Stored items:
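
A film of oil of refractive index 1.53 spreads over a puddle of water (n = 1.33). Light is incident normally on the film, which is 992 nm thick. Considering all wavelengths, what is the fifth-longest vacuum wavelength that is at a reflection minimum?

Top surface (1.0 → 1.53): reflection off a higher-index medium gives a half-wave phase shift.
Ray reflecting at the bottom interface goes from n = 1.53 toward n = 1.33: no phase shift.
Net: one phase inversion between the two reflected rays.
For weak reflection here: 2 n t = m λ.
λ = 2 n t / m. The fifth-longest wavelength is m = 5: λ = 2 × 1.53 × 992 / 5.00 = 607 nm.

607 nm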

WHAT NEEDS TO BE DONE: Repeat each entry above exactly as it appears.

EXERCISE ANSWER:
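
A film of oil of refractive index 1.53 spreads over a puddle of water (n = 1.33). Light is incident normally on the film, which is 992 nm thick. Considering all wavelengths, what is the fifth-longest vacuum wavelength that is at a reflection minimum?

Top surface (1.0 → 1.53): reflection off a higher-index medium gives a half-wave phase shift.
Ray reflecting at the bottom interface goes from n = 1.53 toward n = 1.33: no phase shift.
Net: one phase inversion between the two reflected rays.
For weak reflection here: 2 n t = m λ.
λ = 2 n t / m. The fifth-longest wavelength is m = 5: λ = 2 × 1.53 × 992 / 5.00 = 607 nm.

607 nm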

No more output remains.